Problem statement: Each line below that contains the word "periods" must be copied.

Exercise material below:

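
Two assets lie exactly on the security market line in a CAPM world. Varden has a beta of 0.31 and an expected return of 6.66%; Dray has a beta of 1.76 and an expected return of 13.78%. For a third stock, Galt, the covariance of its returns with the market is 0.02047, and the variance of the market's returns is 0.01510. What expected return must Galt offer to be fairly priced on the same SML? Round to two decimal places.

11.79%

MRP = (13.78% − 6.66%) / (1.76 − 0.31) = 4.9103%
R_f = 6.66% − 0.31 × 4.9103% = 5.1378%
β_Galt = Cov / Var(R_m) = 0.02047 / 0.01510 = 1.3556
E(R_Galt) = R_f + β × MRP = 5.1378% + 1.3556 × 4.9103% = 11.79%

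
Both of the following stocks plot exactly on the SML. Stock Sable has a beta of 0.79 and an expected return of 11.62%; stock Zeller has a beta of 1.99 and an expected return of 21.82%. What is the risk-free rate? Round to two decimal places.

Both satisfy E(R) = R_f + β·MRP, so the slope of the SML is
MRP = (21.82% − 11.62%) / (1.99 − 0.79) = 10.20% / 1.20 = 8.5000%
R_f = E(R_Sable) − β_Sable·MRP = 11.62% − 0.79 × 8.5000% = 4.9050%

4.91%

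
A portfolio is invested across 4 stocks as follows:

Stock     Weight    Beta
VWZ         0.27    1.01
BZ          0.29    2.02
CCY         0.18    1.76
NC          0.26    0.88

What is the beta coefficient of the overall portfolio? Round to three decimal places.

β_P = Σ w_i β_i = 0.27×1.01 + 0.29×2.02 + 0.18×1.76 + 0.26×0.88 = 1.4041

1.404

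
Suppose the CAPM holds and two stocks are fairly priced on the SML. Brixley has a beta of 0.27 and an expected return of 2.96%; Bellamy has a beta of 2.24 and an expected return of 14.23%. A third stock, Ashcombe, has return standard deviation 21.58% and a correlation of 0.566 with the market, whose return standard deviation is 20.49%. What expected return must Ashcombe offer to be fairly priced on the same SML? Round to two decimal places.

4.83%

MRP = (14.23% − 2.96%) / (2.24 − 0.27) = 5.7208%
R_f = 2.96% − 0.27 × 5.7208% = 1.4154%
β_Ashcombe = ρ·σ_i/σ_m = 0.566 × 21.58 / 20.49 = 0.5961
E(R_Ashcombe) = R_f + β × MRP = 1.4154% + 0.5961 × 5.7208% = 4.83%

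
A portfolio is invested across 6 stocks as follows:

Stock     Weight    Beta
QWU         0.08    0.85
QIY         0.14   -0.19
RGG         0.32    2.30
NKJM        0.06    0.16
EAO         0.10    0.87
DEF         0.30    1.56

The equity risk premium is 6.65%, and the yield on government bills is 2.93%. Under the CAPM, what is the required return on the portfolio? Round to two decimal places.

11.85%

β_P = Σ w_i β_i = 0.08×0.85 + 0.14×-0.19 + 0.32×2.30 + 0.06×0.16 + 0.10×0.87 + 0.30×1.56 = 1.3420
E(R_P) = R_f + β_P × MRP = 2.93% + 1.3420 × 6.65% = 11.85%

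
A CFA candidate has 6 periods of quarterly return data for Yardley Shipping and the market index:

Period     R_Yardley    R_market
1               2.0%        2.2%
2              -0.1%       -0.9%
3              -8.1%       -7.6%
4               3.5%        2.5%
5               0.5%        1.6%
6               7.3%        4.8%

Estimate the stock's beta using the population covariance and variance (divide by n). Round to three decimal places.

1.152

Mean R_i = (2.0 − 0.1 − 8.1 + 3.5 + 0.5 + 7.3) / 6 = 0.8500%
Mean R_m = (2.2 − 0.9 − 7.6 + 2.5 + 1.6 + 4.8) / 6 = 0.4333%
Σ(R_i − R̄_i)(R_m − R̄_m) = 108.4300  ⇒  Cov = 108.4300 / 6 = 18.0717
Σ(R_m − R̄_m)² = 94.1333  ⇒  Var(R_m) = 94.1333 / 6 = 15.6889
β = Cov / Var(R_m) = 18.0717 / 15.6889 = 1.1519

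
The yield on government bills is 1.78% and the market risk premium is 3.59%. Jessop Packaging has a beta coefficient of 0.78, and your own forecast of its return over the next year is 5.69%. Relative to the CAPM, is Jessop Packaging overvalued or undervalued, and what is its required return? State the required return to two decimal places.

Required return = R_f + β·MRP = 1.78% + 0.78 × 3.59% = 4.58%
Forecast 5.69% > required 4.58% → the stock plots above the SML → undervalued.

Undervalued; required return 4.58%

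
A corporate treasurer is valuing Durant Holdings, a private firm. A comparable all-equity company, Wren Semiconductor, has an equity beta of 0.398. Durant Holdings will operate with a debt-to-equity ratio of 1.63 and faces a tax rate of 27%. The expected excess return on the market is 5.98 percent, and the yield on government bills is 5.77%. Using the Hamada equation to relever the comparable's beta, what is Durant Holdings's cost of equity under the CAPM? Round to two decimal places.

β_L = β_U × [1 + (1 − t)(D/E)] = 0.398 × [1 + (1 − 0.27) × 1.63]
    = 0.398 × [1 + 0.73 × 1.63] = 0.398 × 2.1899 = 0.8716
E(R) = R_f + β_L × MRP = 5.77% + 0.8716 × 5.98% = 10.98%

10.98%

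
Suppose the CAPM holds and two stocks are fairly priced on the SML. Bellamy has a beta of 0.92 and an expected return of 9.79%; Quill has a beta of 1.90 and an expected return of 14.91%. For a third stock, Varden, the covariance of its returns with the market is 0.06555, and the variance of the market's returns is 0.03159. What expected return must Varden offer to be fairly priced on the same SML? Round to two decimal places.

15.82%

MRP = (14.91% − 9.79%) / (1.90 − 0.92) = 5.2245%
R_f = 9.79% − 0.92 × 5.2245% = 4.9835%
β_Varden = Cov / Var(R_m) = 0.06555 / 0.03159 = 2.0750
E(R_Varden) = R_f + β × MRP = 4.9835% + 2.0750 × 5.2245% = 15.82%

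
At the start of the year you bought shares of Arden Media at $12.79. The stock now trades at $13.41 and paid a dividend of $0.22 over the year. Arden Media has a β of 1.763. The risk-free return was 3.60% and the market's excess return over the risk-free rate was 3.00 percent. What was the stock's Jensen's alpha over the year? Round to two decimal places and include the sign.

-2.32%

Realised HPR = (P1 + D1 − P0) / P0 = (13.41 + 0.22 − 12.79) / 12.79 = 0.84 / 12.79 = 6.5676%
CAPM required = R_f + β·MRP = 3.60% + 1.763 × 3.00% = 8.88900%
α = realised − required = 6.5676% − 8.88900% = -2.32%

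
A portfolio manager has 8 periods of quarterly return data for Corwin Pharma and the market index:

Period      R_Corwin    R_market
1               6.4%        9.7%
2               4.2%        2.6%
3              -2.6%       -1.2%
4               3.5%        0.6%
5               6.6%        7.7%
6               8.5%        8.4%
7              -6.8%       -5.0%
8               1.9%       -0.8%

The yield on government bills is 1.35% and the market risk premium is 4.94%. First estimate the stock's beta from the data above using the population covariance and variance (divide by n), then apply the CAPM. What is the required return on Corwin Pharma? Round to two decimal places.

Mean R_i = (6.4 + 4.2 − 2.6 + 3.5 + 6.6 + 8.5 − 6.8 + 1.9) / 8 = 2.7125%
Mean R_m = (9.7 + 2.6 − 1.2 + 0.6 + 7.7 + 8.4 − 5.0 − 0.8) / 8 = 2.7500%
Σ(R_i − R̄_i)(R_m − R̄_m) = 173.2450  ⇒  Cov = 173.2450 / 8 = 21.6556
Σ(R_m − R̄_m)² = 197.6400  ⇒  Var(R_m) = 197.6400 / 8 = 24.7050
β = Cov / Var(R_m) = 21.6556 / 24.7050 = 0.8766
E(R) = R_f + β × MRP = 1.35% + 0.8766 × 4.94% = 5.68%

5.68%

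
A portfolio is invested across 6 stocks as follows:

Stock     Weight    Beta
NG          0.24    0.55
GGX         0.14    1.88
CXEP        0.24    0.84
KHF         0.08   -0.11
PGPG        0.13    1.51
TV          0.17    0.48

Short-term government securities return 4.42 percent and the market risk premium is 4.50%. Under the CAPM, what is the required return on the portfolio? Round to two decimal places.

8.32%

β_P = Σ w_i β_i = 0.24×0.55 + 0.14×1.88 + 0.24×0.84 + 0.08×-0.11 + 0.13×1.51 + 0.17×0.48 = 0.8659
E(R_P) = R_f + β_P × MRP = 4.42% + 0.8659 × 4.50% = 8.32%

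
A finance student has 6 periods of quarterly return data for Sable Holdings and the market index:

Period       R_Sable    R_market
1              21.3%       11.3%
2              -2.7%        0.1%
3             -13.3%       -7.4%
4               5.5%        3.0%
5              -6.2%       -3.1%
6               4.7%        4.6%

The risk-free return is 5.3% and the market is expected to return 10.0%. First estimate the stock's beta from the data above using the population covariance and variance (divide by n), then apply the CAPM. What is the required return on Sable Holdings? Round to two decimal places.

Mean R_i = (21.3 − 2.7 − 13.3 + 5.5 − 6.2 + 4.7) / 6 = 1.5500%
Mean R_m = (11.3 + 0.1 − 7.4 + 3.0 − 3.1 + 4.6) / 6 = 1.4167%
Σ(R_i − R̄_i)(R_m − R̄_m) = 383.0050  ⇒  Cov = 383.0050 / 6 = 63.8342
Σ(R_m − R̄_m)² = 210.1883  ⇒  Var(R_m) = 210.1883 / 6 = 35.0314
β = Cov / Var(R_m) = 63.8342 / 35.0314 = 1.8222
MRP = 10.0% − 5.3% = 4.70%
E(R) = R_f + β × MRP = 5.3% + 1.8222 × 4.7% = 13.86%

13.86%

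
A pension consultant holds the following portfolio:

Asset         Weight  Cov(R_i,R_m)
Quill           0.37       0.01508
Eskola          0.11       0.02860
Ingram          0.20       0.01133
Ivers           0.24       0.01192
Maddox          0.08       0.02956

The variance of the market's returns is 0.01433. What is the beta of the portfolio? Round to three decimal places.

β_Quill = 0.01508 / 0.01433 = 1.0523
β_Eskola = 0.02860 / 0.01433 = 1.9958
β_Ingram = 0.01133 / 0.01433 = 0.7906
β_Ivers = 0.01192 / 0.01433 = 0.8318
β_Maddox = 0.02956 / 0.01433 = 2.0628
β_P = Σ w_i β_i = 0.37×1.0523 + 0.11×1.9958 + 0.20×0.7906 + 0.24×0.8318 + 0.08×2.0628 = 1.1317

1.132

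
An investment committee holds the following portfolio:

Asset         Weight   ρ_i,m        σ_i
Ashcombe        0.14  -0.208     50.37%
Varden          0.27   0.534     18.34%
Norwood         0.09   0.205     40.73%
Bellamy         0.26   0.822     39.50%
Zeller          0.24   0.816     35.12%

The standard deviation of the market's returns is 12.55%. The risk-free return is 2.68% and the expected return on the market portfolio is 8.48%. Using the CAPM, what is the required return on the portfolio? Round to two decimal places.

β_Ashcombe = -0.208 × 50.37% / 12.55% = -0.8348
β_Varden = 0.534 × 18.34% / 12.55% = 0.7804
β_Norwood = 0.205 × 40.73% / 12.55% = 0.6653
β_Bellamy = 0.822 × 39.50% / 12.55% = 2.5872
β_Zeller = 0.816 × 35.12% / 12.55% = 2.2835
β_P = Σ w_i β_i = 0.14×-0.8348 + 0.27×0.7804 + 0.09×0.6653 + 0.26×2.5872 + 0.24×2.2835 = 1.3744
MRP = 8.48% − 2.68% = 5.80%
E(R_P) = R_f + β_P × MRP = 2.68% + 1.3744 × 5.80% = 10.65%

10.65%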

End of Exercise material.

Task result:
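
A CFA candidate has 6 periods of quarterly return data for Yardley Shipping and the market index:
A portfolio manager has 8 periods of quarterly return data for Corwin Pharma and the market index:
A finance student has 6 periods of quarterly return data for Sable Holdings and the market index: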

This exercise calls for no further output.